### Problem description
The entire listing is to be repeated verbatim.

── Study material ──

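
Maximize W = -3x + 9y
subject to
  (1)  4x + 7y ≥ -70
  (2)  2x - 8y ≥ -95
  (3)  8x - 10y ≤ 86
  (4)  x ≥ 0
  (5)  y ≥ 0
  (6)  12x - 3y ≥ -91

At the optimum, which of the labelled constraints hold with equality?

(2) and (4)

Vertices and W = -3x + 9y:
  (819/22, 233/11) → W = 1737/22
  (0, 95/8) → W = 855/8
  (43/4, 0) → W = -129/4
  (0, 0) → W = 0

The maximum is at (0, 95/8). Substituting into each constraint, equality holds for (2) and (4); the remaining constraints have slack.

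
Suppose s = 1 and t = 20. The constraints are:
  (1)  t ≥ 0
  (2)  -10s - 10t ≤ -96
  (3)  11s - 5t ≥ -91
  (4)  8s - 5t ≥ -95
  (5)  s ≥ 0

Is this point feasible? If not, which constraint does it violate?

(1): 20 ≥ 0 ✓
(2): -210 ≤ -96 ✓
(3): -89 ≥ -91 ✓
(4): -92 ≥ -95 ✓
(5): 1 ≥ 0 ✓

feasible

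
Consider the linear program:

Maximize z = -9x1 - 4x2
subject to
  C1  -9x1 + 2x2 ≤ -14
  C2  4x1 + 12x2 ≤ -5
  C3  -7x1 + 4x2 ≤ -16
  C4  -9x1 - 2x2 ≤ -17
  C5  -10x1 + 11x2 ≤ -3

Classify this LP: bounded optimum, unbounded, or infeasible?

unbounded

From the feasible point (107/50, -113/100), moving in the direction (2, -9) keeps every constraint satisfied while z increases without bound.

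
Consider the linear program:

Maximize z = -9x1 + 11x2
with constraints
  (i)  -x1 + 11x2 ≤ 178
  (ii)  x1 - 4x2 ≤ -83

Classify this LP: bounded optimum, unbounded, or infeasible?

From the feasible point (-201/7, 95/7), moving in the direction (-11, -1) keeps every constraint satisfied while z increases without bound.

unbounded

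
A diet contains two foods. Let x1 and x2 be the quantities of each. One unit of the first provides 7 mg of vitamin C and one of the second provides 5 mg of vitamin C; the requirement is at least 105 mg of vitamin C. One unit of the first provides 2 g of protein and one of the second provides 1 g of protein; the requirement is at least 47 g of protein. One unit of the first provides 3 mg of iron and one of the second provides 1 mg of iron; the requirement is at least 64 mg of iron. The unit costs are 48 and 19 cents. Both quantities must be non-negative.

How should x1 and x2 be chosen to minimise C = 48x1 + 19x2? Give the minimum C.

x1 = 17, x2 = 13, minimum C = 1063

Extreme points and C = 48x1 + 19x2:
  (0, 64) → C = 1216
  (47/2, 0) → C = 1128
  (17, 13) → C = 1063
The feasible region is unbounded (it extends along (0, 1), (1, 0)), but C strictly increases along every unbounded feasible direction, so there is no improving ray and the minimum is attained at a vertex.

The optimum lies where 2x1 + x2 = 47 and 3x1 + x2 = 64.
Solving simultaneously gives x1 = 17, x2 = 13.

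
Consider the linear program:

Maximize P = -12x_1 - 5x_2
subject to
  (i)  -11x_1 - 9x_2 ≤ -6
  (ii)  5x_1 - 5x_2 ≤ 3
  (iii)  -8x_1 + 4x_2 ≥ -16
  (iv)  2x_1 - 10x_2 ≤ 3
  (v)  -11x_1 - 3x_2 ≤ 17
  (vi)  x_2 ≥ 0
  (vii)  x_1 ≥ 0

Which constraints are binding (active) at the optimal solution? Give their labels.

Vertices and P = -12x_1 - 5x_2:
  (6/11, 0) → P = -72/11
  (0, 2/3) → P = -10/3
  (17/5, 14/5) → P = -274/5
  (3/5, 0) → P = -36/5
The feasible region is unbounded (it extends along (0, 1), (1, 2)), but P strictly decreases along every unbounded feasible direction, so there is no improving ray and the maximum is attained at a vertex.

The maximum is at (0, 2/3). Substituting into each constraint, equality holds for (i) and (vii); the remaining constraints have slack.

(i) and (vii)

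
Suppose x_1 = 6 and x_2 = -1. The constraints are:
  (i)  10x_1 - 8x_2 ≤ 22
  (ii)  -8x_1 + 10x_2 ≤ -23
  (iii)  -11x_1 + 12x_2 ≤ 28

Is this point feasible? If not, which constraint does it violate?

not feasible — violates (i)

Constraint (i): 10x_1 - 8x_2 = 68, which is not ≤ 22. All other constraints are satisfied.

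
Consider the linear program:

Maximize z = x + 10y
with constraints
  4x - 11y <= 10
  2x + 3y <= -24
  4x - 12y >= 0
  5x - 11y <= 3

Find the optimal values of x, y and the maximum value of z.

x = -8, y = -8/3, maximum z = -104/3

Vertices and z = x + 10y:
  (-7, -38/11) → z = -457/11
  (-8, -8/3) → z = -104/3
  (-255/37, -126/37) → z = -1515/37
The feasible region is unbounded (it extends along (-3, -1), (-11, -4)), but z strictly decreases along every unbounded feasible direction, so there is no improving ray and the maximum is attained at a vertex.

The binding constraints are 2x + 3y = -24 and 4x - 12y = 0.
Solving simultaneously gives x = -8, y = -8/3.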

───

### Task result
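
Maximize W = -3x + 9y
subject to
  (1)  4x + 7y ≥ -70
  (2)  2x - 8y ≥ -95
  (3)  8x - 10y ≤ 86
  (4)  x ≥ 0
  (5)  y ≥ 0
  (6)  12x - 3y ≥ -91

At the optimum, which of the labelled constraints hold with equality?

(2) and (4)

Vertices and W = -3x + 9y:
  (819/22, 233/11) → W = 1737/22
  (0, 95/8) → W = 855/8
  (43/4, 0) → W = -129/4
  (0, 0) → W = 0

The maximum is at (0, 95/8). Substituting into each constraint, equality holds for (2) and (4); the remaining constraints have slack.

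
Suppose s = 1 and t = 20. The constraints are:
  (1)  t ≥ 0
  (2)  -10s - 10t ≤ -96
  (3)  11s - 5t ≥ -91
  (4)  8s - 5t ≥ -95
  (5)  s ≥ 0

Is this point feasible? If not, which constraint does it violate?

(1): 20 ≥ 0 ✓
(2): -210 ≤ -96 ✓
(3): -89 ≥ -91 ✓
(4): -92 ≥ -95 ✓
(5): 1 ≥ 0 ✓

feasible

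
Consider the linear program:

Maximize z = -9x1 - 4x2
subject to
  C1  -9x1 + 2x2 ≤ -14
  C2  4x1 + 12x2 ≤ -5
  C3  -7x1 + 4x2 ≤ -16
  C4  -9x1 - 2x2 ≤ -17
  C5  -10x1 + 11x2 ≤ -3

Classify this LP: bounded optimum, unbounded, or infeasible?

unbounded

From the feasible point (107/50, -113/100), moving in the direction (2, -9) keeps every constraint satisfied while z increases without bound.

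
Consider the linear program:

Maximize z = -9x1 + 11x2
with constraints
  (i)  -x1 + 11x2 ≤ 178
  (ii)  x1 - 4x2 ≤ -83

Classify this LP: bounded optimum, unbounded, or infeasible?

From the feasible point (-201/7, 95/7), moving in the direction (-11, -1) keeps every constraint satisfied while z increases without bound.

unbounded

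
A diet contains two foods. Let x1 and x2 be the quantities of each. One unit of the first provides 7 mg of vitamin C and one of the second provides 5 mg of vitamin C; the requirement is at least 105 mg of vitamin C. One unit of the first provides 2 g of protein and one of the second provides 1 g of protein; the requirement is at least 47 g of protein. One unit of the first provides 3 mg of iron and one of the second provides 1 mg of iron; the requirement is at least 64 mg of iron. The unit costs are 48 and 19 cents. Both quantities must be non-negative.

How should x1 and x2 be chosen to minimise C = 48x1 + 19x2? Give the minimum C.

x1 = 17, x2 = 13, minimum C = 1063

Extreme points and C = 48x1 + 19x2:
  (0, 64) → C = 1216
  (47/2, 0) → C = 1128
  (17, 13) → C = 1063
The feasible region is unbounded (it extends along (0, 1), (1, 0)), but C strictly increases along every unbounded feasible direction, so there is no improving ray and the minimum is attained at a vertex.

The optimum lies where 2x1 + x2 = 47 and 3x1 + x2 = 64.
Solving simultaneously gives x1 = 17, x2 = 13.

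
Consider the linear program:

Maximize P = -12x_1 - 5x_2
subject to
  (i)  -11x_1 - 9x_2 ≤ -6
  (ii)  5x_1 - 5x_2 ≤ 3
  (iii)  -8x_1 + 4x_2 ≥ -16
  (iv)  2x_1 - 10x_2 ≤ 3
  (v)  -11x_1 - 3x_2 ≤ 17
  (vi)  x_2 ≥ 0
  (vii)  x_1 ≥ 0

Which constraints are binding (active) at the optimal solution? Give their labels.

Vertices and P = -12x_1 - 5x_2:
  (6/11, 0) → P = -72/11
  (0, 2/3) → P = -10/3
  (17/5, 14/5) → P = -274/5
  (3/5, 0) → P = -36/5
The feasible region is unbounded (it extends along (0, 1), (1, 2)), but P strictly decreases along every unbounded feasible direction, so there is no improving ray and the maximum is attained at a vertex.

The maximum is at (0, 2/3). Substituting into each constraint, equality holds for (i) and (vii); the remaining constraints have slack.

(i) and (vii)

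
Suppose x_1 = 6 and x_2 = -1. The constraints are:
  (i)  10x_1 - 8x_2 ≤ 22
  (ii)  -8x_1 + 10x_2 ≤ -23
  (iii)  -11x_1 + 12x_2 ≤ 28

Is this point feasible? If not, which constraint does it violate?

not feasible — violates (i)

Constraint (i): 10x_1 - 8x_2 = 68, which is not ≤ 22. All other constraints are satisfied.

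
Consider the linear program:

Maximize z = x + 10y
with constraints
  4x - 11y <= 10
  2x + 3y <= -24
  4x - 12y >= 0
  5x - 11y <= 3

Find the optimal values of x, y and the maximum value of z.

x = -8, y = -8/3, maximum z = -104/3

Vertices and z = x + 10y:
  (-7, -38/11) → z = -457/11
  (-8, -8/3) → z = -104/3
  (-255/37, -126/37) → z = -1515/37
The feasible region is unbounded (it extends along (-3, -1), (-11, -4)), but z strictly decreases along every unbounded feasible direction, so there is no improving ray and the maximum is attained at a vertex.

The binding constraints are 2x + 3y = -24 and 4x - 12y = 0.
Solving simultaneously gives x = -8, y = -8/3.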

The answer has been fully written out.